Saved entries
......

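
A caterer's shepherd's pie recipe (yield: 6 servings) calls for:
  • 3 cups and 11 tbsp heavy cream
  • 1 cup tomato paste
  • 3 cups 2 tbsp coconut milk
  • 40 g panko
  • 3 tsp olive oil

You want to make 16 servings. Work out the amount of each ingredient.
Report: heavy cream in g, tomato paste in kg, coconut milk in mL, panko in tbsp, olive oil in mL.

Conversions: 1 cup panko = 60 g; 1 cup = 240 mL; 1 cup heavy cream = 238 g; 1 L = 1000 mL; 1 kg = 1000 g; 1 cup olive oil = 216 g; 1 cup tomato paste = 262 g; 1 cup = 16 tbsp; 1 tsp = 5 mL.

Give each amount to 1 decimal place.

heavy cream: 2340.3 g; tomato paste: 0.7 kg; coconut milk: 2000.0 mL; panko: 28.4 tbsp; olive oil: 40.0 mL

Scaling factor: 16/6 = 8/3.
heavy cream: (3 cup + 11 tbsp = 3.6875 cup) × 8/3 × 238 g/cup ≈ 2340.3 g
tomato paste: 1 cup × 8/3 × 262 g/cup ÷ 1000 g/kg ≈ 0.7 kg
coconut milk: (3 cup + 2 tbsp = 3.125 cup) × 8/3 × 240 mL/cup = 2000.0 mL
panko: 40 g × 8/3 ÷ 60 g/cup × 16 tbsp/cup ≈ 28.4 tbsp
olive oil: 3 tsp × 8/3 × 5 mL/tsp = 40.0 mL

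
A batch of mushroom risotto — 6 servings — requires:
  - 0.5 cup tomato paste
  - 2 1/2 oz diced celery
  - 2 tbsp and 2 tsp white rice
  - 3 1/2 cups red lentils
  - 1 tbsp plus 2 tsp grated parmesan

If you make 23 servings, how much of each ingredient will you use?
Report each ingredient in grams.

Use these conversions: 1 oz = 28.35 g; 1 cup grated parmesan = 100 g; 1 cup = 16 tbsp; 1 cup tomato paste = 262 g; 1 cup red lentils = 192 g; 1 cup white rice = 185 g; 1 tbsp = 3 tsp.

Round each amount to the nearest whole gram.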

......

■ **What this task involves**: Nothing but the lines from the one with "Report each ingredient in grams." through the final line of the data above should be output, exactly as written.

■ **Written solution**:
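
Report each ingredient in grams.

Use these conversions: 1 oz = 28.35 g; 1 cup grated parmesan = 100 g; 1 cup = 16 tbsp; 1 cup tomato paste = 262 g; 1 cup red lentils = 192 g; 1 cup white rice = 185 g; 1 tbsp = 3 tsp.

Round each amount to the nearest whole gram.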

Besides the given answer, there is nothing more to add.